What the task asks | Begin with the line holding "Convert the binary IP 00001001.01001101.10111011.10010101", then print every line after it through the end of the data, exactly and with nothing added.

[Saved entries]
*** Block opens ***

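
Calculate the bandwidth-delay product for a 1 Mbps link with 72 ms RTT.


BDP = bandwidth * RTT
= 1 Mbps * 72 ms
= 1 * 1e6 * 72 / 1000 bits
= 72000 bits
= 9000 bytes
= 8.7891 KB
BDP = 72000 bits (9000 bytes)


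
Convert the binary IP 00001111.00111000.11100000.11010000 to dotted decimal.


00001111 = 15
00111000 = 56
11100000 = 224
11010000 = 208
IP: 15.56.224.208


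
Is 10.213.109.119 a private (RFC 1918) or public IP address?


RFC 1918 private ranges:
  10.0.0.0/8 (10.0.0.0 - 10.255.255.255)
  172.16.0.0/12 (172.16.0.0 - 172.31.255.255)
  192.168.0.0/16 (192.168.0.0 - 192.168.255.255)
Private (in 10.0.0.0/8)


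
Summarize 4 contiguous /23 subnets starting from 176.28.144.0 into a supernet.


Original prefix: /23
Number of subnets: 4 = 2^2
New prefix = 23 - 2 = 21
Supernet: 176.28.144.0/21


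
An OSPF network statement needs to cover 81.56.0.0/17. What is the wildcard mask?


Subnet mask: 255.255.128.0
Wildcard = 255.255.255.255 - subnet mask
255 - 255 = 0
255 - 255 = 0
255 - 128 = 127
255 - 0 = 255
Wildcard: 0.0.127.255


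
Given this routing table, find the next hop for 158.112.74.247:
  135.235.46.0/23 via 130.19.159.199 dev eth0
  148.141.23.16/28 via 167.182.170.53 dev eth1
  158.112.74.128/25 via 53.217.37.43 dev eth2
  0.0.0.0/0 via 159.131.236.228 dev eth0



Longest prefix match for 158.112.74.247:
  /23 135.235.46.0: no
  /28 148.141.23.16: no
  /25 158.112.74.128: MATCH
  /0 0.0.0.0: MATCH
Selected: next-hop 53.217.37.43 via eth2 (matched /25)


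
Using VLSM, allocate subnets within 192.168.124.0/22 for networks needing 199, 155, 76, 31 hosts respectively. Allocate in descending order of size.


199 hosts -> /24 (254 usable): 192.168.124.0/24
155 hosts -> /24 (254 usable): 192.168.125.0/24
76 hosts -> /25 (126 usable): 192.168.126.0/25
31 hosts -> /26 (62 usable): 192.168.126.128/26
Allocation: 192.168.124.0/24 (199 hosts, 254 usable); 192.168.125.0/24 (155 hosts, 254 usable); 192.168.126.0/25 (76 hosts, 126 usable); 192.168.126.128/26 (31 hosts, 62 usable)


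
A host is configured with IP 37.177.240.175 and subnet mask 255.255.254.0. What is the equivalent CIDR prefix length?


Binary: 11111111.11111111.11111110.00000000
Count leading 1s
Prefix: /23


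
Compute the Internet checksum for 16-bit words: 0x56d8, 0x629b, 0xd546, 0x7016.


Sum all words (with carry folding):
+ 0x56d8 = 0x56d8
+ 0x629b = 0xb973
+ 0xd546 = 0x8eba
+ 0x7016 = 0xfed0
One's complement: ~0xfed0
Checksum = 0x012f


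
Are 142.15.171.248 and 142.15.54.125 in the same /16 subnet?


Mask: 255.255.0.0
142.15.171.248 AND mask = 142.15.0.0
142.15.54.125 AND mask = 142.15.0.0
Yes, same subnet (142.15.0.0)


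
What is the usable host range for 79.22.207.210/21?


Network: 79.22.200.0
Broadcast: 79.22.207.255
First usable = network + 1
Last usable = broadcast - 1
Range: 79.22.200.1 to 79.22.207.254


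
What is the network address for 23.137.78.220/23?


IP:   00010111.10001001.01001110.11011100
Mask: 11111111.11111111.11111110.00000000
AND operation:
Net:  00010111.10001001.01001110.00000000
Network: 23.137.78.0/23


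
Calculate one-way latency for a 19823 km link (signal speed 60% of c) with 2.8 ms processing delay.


Speed = 0.6 * 3e5 km/s = 180000 km/s
Propagation delay = 19823 / 180000 = 0.1101 s = 110.1278 ms
Processing delay = 2.8 ms
Total one-way latency = 112.9278 ms


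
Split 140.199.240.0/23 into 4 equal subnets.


New prefix = 23 + 2 = 25
Each subnet has 128 addresses
  140.199.240.0/25
  140.199.240.128/25
  140.199.241.0/25
  140.199.241.128/25
Subnets: 140.199.240.0/25, 140.199.240.128/25, 140.199.241.0/25, 140.199.241.128/25


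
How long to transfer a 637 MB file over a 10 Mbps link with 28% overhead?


Effective throughput = 10 * (1 - 28/100) = 7.2 Mbps
File size in Mb = 637 * 8 = 5096 Mb
Time = 5096 / 7.2
Time = 707.7778 seconds


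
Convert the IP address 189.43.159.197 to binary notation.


189 = 10111101
43 = 00101011
159 = 10011111
197 = 11000101
Binary: 10111101.00101011.10011111.11000101


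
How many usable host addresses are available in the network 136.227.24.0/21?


Host bits = 32 - 21 = 11
Total addresses = 2^11 = 2048
Usable = total - 2 (network and broadcast)
Usable hosts: 2046


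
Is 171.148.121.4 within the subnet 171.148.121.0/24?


Subnet network: 171.148.121.0
Test IP AND mask: 171.148.121.0
Yes, 171.148.121.4 is in 171.148.121.0/24


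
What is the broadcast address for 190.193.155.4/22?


Network: 190.193.152.0/22
Host bits = 10
Set all host bits to 1:
Broadcast: 190.193.155.255


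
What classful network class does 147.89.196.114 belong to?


First octet: 147
Binary: 10010011
10xxxxxx -> Class B (128-191)
Class B, default mask 255.255.0.0 (/16)


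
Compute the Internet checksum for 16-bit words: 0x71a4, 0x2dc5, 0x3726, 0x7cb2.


Sum all words (with carry folding):
+ 0x71a4 = 0x71a4
+ 0x2dc5 = 0x9f69
+ 0x3726 = 0xd68f
+ 0x7cb2 = 0x5342
One's complement: ~0x5342
Checksum = 0xacbd


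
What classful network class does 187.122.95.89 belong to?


First octet: 187
Binary: 10111011
10xxxxxx -> Class B (128-191)
Class B, default mask 255.255.0.0 (/16)


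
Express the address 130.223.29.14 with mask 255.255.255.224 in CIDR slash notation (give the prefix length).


Binary: 11111111.11111111.11111111.11100000
Count leading 1s
Prefix: /27


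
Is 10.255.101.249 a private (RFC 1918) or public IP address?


RFC 1918 private ranges:
  10.0.0.0/8 (10.0.0.0 - 10.255.255.255)
  172.16.0.0/12 (172.16.0.0 - 172.31.255.255)
  192.168.0.0/16 (192.168.0.0 - 192.168.255.255)
Private (in 10.0.0.0/8)


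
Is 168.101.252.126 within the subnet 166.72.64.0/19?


Subnet network: 166.72.64.0
Test IP AND mask: 168.101.224.0
No, 168.101.252.126 is not in 166.72.64.0/19


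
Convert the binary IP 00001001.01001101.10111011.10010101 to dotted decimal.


00001001 = 9
01001101 = 77
10111011 = 187
10010101 = 149
IP: 9.77.187.149


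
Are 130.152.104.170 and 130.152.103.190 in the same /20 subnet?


Mask: 255.255.240.0
130.152.104.170 AND mask = 130.152.96.0
130.152.103.190 AND mask = 130.152.96.0
Yes, same subnet (130.152.96.0)


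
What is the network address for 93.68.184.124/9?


IP:   01011101.01000100.10111000.01111100
Mask: 11111111.10000000.00000000.00000000
AND operation:
Net:  01011101.00000000.00000000.00000000
Network: 93.0.0.0/9


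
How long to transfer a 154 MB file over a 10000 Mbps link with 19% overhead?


Effective throughput = 10000 * (1 - 19/100) = 8100.0 Mbps
File size in Mb = 154 * 8 = 1232 Mb
Time = 1232 / 8100.0
Time = 0.1521 seconds


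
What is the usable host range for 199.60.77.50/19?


Network: 199.60.64.0
Broadcast: 199.60.95.255
First usable = network + 1
Last usable = broadcast - 1
Range: 199.60.64.1 to 199.60.95.254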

*** Block closes ***

Solution to the exercise |
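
Convert the binary IP 00001001.01001101.10111011.10010101 to dotted decimal.


00001001 = 9
01001101 = 77
10111011 = 187
10010101 = 149
IP: 9.77.187.149


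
Are 130.152.104.170 and 130.152.103.190 in the same /20 subnet?


Mask: 255.255.240.0
130.152.104.170 AND mask = 130.152.96.0
130.152.103.190 AND mask = 130.152.96.0
Yes, same subnet (130.152.96.0)


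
What is the network address for 93.68.184.124/9?


IP:   01011101.01000100.10111000.01111100
Mask: 11111111.10000000.00000000.00000000
AND operation:
Net:  01011101.00000000.00000000.00000000
Network: 93.0.0.0/9


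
How long to transfer a 154 MB file over a 10000 Mbps link with 19% overhead?


Effective throughput = 10000 * (1 - 19/100) = 8100.0 Mbps
File size in Mb = 154 * 8 = 1232 Mb
Time = 1232 / 8100.0
Time = 0.1521 seconds


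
What is the usable host range for 199.60.77.50/19?


Network: 199.60.64.0
Broadcast: 199.60.95.255
First usable = network + 1
Last usable = broadcast - 1
Range: 199.60.64.1 to 199.60.95.254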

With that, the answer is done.